• Exercise instructions
Print out every line of the listing below without alteration.

___

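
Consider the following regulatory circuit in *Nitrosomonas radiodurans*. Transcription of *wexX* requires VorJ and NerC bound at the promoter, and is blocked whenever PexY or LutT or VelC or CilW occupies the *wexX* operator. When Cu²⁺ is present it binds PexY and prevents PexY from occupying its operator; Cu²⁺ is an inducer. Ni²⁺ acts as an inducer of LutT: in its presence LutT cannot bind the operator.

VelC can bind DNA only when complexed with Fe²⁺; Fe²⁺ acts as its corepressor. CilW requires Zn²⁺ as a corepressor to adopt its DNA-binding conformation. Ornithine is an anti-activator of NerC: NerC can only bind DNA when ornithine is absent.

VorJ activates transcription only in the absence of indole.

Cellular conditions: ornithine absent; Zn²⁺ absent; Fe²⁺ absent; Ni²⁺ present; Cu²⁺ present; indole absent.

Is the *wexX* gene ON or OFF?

ON

Indole is absent, so VorJ is active.
Ornithine is absent, so NerC is active.
Cu²⁺ is present, so PexY is inactive.
Ni²⁺ is present, so LutT is inactive.
Fe²⁺ is absent, so VelC is inactive.
Zn²⁺ is absent, so CilW is inactive.
No repressor is bound and VorJ and NerC are active, so *wexX* is transcribed.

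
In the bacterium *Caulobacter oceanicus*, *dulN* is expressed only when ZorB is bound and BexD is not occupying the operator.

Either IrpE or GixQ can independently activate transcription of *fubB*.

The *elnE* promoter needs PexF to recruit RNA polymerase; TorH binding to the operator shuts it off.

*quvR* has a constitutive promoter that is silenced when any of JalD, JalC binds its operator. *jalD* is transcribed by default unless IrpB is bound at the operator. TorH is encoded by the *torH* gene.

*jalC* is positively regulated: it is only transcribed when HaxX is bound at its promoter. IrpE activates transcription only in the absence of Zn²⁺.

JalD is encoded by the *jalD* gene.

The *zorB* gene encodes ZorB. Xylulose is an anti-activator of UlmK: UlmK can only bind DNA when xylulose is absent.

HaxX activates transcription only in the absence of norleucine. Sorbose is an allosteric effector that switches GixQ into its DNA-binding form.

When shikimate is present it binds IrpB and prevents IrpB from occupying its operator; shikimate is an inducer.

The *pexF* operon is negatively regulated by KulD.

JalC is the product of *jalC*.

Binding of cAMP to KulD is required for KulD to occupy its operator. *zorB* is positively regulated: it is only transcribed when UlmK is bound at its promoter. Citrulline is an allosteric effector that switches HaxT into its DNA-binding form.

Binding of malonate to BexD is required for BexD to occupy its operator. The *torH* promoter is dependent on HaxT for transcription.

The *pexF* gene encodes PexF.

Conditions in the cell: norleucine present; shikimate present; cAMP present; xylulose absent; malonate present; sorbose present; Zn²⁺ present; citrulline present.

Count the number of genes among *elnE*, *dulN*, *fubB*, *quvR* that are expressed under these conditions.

1

Citrulline is present, so HaxT is active.
No repressor is bound and HaxT is active, so *torH* is transcribed.
So TorH is produced and active.
cAMP is present, so KulD is active.
With repressor KulD bound, *pexF* is not transcribed.
So PexF is not produced.
With repressor TorH bound, *elnE* is not transcribed.
→ *elnE* is OFF.
Malonate is present, so BexD is active.
Xylulose is absent, so UlmK is active.
No repressor is bound and UlmK is active, so *zorB* is transcribed.
So ZorB is produced and active.
With repressor BexD bound, *dulN* is not transcribed.
→ *dulN* is OFF.
Zn²⁺ is present, so IrpE is inactive.
Sorbose is present, so GixQ is active.
Activator GixQ is present, so *fubB* is transcribed.
→ *fubB* is ON.
Shikimate is present, so IrpB is inactive.
With no repressor bound, *jalD* is transcribed.
So JalD is produced and active.
Norleucine is present, so HaxX is inactive.
Required activator HaxX is absent, so *jalC* is not transcribed.
So JalC is not produced.
With repressor JalD bound, *quvR* is not transcribed.
→ *quvR* is OFF.
1 of the 4 genes is transcribed.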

___

• Task result
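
Consider the following regulatory circuit in *Nitrosomonas radiodurans*. Transcription of *wexX* requires VorJ and NerC bound at the promoter, and is blocked whenever PexY or LutT or VelC or CilW occupies the *wexX* operator. When Cu²⁺ is present it binds PexY and prevents PexY from occupying its operator; Cu²⁺ is an inducer. Ni²⁺ acts as an inducer of LutT: in its presence LutT cannot bind the operator.

VelC can bind DNA only when complexed with Fe²⁺; Fe²⁺ acts as its corepressor. CilW requires Zn²⁺ as a corepressor to adopt its DNA-binding conformation. Ornithine is an anti-activator of NerC: NerC can only bind DNA when ornithine is absent.

VorJ activates transcription only in the absence of indole.

Cellular conditions: ornithine absent; Zn²⁺ absent; Fe²⁺ absent; Ni²⁺ present; Cu²⁺ present; indole absent.

Is the *wexX* gene ON or OFF?

ON

Indole is absent, so VorJ is active.
Ornithine is absent, so NerC is active.
Cu²⁺ is present, so PexY is inactive.
Ni²⁺ is present, so LutT is inactive.
Fe²⁺ is absent, so VelC is inactive.
Zn²⁺ is absent, so CilW is inactive.
No repressor is bound and VorJ and NerC are active, so *wexX* is transcribed.

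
In the bacterium *Caulobacter oceanicus*, *dulN* is expressed only when ZorB is bound and BexD is not occupying the operator.

Either IrpE or GixQ can independently activate transcription of *fubB*.

The *elnE* promoter needs PexF to recruit RNA polymerase; TorH binding to the operator shuts it off.

*quvR* has a constitutive promoter that is silenced when any of JalD, JalC binds its operator. *jalD* is transcribed by default unless IrpB is bound at the operator. TorH is encoded by the *torH* gene.

*jalC* is positively regulated: it is only transcribed when HaxX is bound at its promoter. IrpE activates transcription only in the absence of Zn²⁺.

JalD is encoded by the *jalD* gene.

The *zorB* gene encodes ZorB. Xylulose is an anti-activator of UlmK: UlmK can only bind DNA when xylulose is absent.

HaxX activates transcription only in the absence of norleucine. Sorbose is an allosteric effector that switches GixQ into its DNA-binding form.

When shikimate is present it binds IrpB and prevents IrpB from occupying its operator; shikimate is an inducer.

The *pexF* operon is negatively regulated by KulD.

JalC is the product of *jalC*.

Binding of cAMP to KulD is required for KulD to occupy its operator. *zorB* is positively regulated: it is only transcribed when UlmK is bound at its promoter. Citrulline is an allosteric effector that switches HaxT into its DNA-binding form.

Binding of malonate to BexD is required for BexD to occupy its operator. The *torH* promoter is dependent on HaxT for transcription.

The *pexF* gene encodes PexF.

Conditions in the cell: norleucine present; shikimate present; cAMP present; xylulose absent; malonate present; sorbose present; Zn²⁺ present; citrulline present.

Count the number of genes among *elnE*, *dulN*, *fubB*, *quvR* that are expressed under these conditions.

1

Citrulline is present, so HaxT is active.
No repressor is bound and HaxT is active, so *torH* is transcribed.
So TorH is produced and active.
cAMP is present, so KulD is active.
With repressor KulD bound, *pexF* is not transcribed.
So PexF is not produced.
With repressor TorH bound, *elnE* is not transcribed.
→ *elnE* is OFF.
Malonate is present, so BexD is active.
Xylulose is absent, so UlmK is active.
No repressor is bound and UlmK is active, so *zorB* is transcribed.
So ZorB is produced and active.
With repressor BexD bound, *dulN* is not transcribed.
→ *dulN* is OFF.
Zn²⁺ is present, so IrpE is inactive.
Sorbose is present, so GixQ is active.
Activator GixQ is present, so *fubB* is transcribed.
→ *fubB* is ON.
Shikimate is present, so IrpB is inactive.
With no repressor bound, *jalD* is transcribed.
So JalD is produced and active.
Norleucine is present, so HaxX is inactive.
Required activator HaxX is absent, so *jalC* is not transcribed.
So JalC is not produced.
With repressor JalD bound, *quvR* is not transcribed.
→ *quvR* is OFF.
1 of the 4 genes is transcribed.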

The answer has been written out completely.